[Stored data entries]

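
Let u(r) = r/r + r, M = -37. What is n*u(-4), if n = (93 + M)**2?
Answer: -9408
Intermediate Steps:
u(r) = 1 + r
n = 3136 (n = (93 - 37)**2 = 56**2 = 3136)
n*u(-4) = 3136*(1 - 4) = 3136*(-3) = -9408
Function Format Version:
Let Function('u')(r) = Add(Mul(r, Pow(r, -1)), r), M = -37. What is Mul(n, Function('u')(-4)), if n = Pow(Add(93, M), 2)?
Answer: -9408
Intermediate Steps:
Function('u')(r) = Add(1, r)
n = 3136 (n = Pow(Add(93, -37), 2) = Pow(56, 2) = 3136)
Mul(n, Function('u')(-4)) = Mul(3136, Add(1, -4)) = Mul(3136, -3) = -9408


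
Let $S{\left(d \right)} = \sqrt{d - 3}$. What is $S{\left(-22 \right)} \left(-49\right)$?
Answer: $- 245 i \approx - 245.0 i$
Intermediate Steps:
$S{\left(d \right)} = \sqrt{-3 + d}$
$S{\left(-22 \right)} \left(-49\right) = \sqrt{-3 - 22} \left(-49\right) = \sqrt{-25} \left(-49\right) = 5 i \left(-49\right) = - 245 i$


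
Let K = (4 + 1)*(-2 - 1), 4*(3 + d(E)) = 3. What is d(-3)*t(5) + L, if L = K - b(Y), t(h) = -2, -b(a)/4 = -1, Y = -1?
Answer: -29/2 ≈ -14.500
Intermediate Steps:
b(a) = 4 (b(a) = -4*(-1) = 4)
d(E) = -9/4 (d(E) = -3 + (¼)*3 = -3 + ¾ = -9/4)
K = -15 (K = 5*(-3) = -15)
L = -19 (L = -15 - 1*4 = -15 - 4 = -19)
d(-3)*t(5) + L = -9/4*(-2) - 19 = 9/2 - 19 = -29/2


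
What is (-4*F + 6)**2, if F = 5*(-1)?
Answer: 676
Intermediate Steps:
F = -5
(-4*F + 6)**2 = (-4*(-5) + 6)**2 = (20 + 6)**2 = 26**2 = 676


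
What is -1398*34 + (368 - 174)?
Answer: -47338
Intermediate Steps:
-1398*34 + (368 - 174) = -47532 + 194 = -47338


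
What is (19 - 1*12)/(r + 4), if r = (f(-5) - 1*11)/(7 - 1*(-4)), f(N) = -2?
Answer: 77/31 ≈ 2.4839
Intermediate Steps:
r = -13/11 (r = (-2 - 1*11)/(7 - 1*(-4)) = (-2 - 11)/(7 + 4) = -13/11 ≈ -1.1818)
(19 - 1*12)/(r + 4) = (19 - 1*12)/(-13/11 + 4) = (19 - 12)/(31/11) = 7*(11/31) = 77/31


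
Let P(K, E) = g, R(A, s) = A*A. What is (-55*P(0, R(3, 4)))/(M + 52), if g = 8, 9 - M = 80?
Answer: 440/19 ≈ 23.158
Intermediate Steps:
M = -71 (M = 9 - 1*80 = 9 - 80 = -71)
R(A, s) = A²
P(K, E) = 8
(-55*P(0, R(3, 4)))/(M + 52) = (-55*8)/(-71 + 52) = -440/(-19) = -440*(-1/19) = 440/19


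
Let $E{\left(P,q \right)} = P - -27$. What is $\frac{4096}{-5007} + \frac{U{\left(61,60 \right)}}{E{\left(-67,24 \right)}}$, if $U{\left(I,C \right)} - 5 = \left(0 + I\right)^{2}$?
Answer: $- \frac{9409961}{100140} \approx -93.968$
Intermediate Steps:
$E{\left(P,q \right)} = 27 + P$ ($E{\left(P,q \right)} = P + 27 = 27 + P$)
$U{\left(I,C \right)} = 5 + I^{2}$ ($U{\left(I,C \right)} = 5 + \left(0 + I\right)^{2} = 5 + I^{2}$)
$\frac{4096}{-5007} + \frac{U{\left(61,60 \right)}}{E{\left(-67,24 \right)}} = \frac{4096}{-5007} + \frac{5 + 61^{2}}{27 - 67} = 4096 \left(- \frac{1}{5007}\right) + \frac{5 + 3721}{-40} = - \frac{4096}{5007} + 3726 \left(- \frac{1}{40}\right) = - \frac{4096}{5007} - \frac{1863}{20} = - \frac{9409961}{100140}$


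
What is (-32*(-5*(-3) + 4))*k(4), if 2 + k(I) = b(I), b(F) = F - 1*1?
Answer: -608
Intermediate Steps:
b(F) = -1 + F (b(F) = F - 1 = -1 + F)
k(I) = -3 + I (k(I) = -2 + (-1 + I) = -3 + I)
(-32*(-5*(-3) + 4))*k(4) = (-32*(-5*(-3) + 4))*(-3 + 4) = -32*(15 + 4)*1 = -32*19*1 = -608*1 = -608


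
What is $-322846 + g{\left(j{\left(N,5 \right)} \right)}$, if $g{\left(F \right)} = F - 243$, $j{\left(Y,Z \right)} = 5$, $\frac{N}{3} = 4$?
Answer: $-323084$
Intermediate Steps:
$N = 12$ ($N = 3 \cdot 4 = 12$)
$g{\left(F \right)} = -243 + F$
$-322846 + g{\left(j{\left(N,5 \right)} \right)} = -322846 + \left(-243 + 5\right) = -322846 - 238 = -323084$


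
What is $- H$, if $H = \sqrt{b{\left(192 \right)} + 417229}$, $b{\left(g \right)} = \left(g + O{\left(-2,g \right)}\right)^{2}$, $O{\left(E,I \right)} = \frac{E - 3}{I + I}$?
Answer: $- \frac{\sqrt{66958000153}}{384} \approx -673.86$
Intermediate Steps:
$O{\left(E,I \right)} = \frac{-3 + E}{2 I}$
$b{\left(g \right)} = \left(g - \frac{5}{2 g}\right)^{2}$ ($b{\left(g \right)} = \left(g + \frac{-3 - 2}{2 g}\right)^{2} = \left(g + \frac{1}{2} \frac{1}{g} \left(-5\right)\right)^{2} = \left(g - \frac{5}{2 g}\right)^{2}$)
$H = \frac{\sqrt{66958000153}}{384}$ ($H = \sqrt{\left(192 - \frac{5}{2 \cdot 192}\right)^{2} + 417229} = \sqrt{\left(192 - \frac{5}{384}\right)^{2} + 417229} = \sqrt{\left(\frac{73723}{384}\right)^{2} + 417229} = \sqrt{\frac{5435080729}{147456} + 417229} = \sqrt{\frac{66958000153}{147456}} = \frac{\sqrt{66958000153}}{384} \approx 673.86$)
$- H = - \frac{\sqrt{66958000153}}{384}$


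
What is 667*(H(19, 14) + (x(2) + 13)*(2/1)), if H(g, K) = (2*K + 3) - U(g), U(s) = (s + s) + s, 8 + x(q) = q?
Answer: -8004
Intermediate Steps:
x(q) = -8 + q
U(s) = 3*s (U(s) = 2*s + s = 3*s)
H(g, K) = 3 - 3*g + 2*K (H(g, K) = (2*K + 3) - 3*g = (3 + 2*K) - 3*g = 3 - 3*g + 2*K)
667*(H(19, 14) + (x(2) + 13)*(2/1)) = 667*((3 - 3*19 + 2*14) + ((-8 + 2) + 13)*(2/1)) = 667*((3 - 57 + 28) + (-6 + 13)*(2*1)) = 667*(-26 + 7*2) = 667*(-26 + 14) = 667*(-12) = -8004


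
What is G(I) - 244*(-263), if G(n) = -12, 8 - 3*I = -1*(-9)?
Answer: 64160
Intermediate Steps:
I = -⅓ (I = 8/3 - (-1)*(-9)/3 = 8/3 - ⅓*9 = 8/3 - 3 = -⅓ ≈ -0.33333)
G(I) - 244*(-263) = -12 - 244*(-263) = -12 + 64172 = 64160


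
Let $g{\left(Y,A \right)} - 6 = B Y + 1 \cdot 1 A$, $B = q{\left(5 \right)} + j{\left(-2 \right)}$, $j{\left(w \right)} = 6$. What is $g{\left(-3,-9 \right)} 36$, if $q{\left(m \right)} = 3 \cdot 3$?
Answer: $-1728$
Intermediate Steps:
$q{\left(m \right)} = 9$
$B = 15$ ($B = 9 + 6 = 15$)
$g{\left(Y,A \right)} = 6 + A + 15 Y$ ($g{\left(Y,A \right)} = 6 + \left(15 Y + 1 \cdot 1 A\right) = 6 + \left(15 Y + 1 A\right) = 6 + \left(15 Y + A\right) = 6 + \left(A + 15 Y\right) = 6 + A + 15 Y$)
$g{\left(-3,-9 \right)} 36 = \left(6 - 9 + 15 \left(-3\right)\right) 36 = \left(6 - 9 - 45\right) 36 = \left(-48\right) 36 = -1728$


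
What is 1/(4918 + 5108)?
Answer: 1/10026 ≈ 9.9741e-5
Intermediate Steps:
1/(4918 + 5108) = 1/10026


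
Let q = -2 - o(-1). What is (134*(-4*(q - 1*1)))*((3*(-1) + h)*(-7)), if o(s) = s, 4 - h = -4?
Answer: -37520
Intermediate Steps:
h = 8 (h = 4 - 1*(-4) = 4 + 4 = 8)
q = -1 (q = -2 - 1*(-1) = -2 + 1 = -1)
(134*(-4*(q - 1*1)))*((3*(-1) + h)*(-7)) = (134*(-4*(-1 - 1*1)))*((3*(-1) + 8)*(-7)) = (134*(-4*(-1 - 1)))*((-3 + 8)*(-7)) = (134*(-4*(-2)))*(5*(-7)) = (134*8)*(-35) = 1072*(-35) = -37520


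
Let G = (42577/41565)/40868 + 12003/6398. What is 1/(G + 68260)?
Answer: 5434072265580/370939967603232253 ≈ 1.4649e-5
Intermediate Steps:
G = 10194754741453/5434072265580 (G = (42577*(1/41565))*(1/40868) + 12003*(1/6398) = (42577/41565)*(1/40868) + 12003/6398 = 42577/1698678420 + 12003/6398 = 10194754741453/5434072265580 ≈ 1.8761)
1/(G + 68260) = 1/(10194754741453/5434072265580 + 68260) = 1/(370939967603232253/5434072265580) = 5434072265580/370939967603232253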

> _Exercise prompt_: Lines to set down from above: the line with "What is G(I)", the line with "Answer: 1/10026 ≈ 9.9741e-5", and every line between, each exactly as written.

> _The answer_:
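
What is G(I) - 244*(-263), if G(n) = -12, 8 - 3*I = -1*(-9)?
Answer: 64160
Intermediate Steps:
I = -⅓ (I = 8/3 - (-1)*(-9)/3 = 8/3 - ⅓*9 = 8/3 - 3 = -⅓ ≈ -0.33333)
G(I) - 244*(-263) = -12 - 244*(-263) = -12 + 64172 = 64160


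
Let $g{\left(Y,A \right)} - 6 = B Y + 1 \cdot 1 A$, $B = q{\left(5 \right)} + j{\left(-2 \right)}$, $j{\left(w \right)} = 6$. What is $g{\left(-3,-9 \right)} 36$, if $q{\left(m \right)} = 3 \cdot 3$?
Answer: $-1728$
Intermediate Steps:
$q{\left(m \right)} = 9$
$B = 15$ ($B = 9 + 6 = 15$)
$g{\left(Y,A \right)} = 6 + A + 15 Y$ ($g{\left(Y,A \right)} = 6 + \left(15 Y + 1 \cdot 1 A\right) = 6 + \left(15 Y + 1 A\right) = 6 + \left(15 Y + A\right) = 6 + \left(A + 15 Y\right) = 6 + A + 15 Y$)
$g{\left(-3,-9 \right)} 36 = \left(6 - 9 + 15 \left(-3\right)\right) 36 = \left(6 - 9 - 45\right) 36 = \left(-48\right) 36 = -1728$


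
What is 1/(4918 + 5108)?
Answer: 1/10026 ≈ 9.9741e-5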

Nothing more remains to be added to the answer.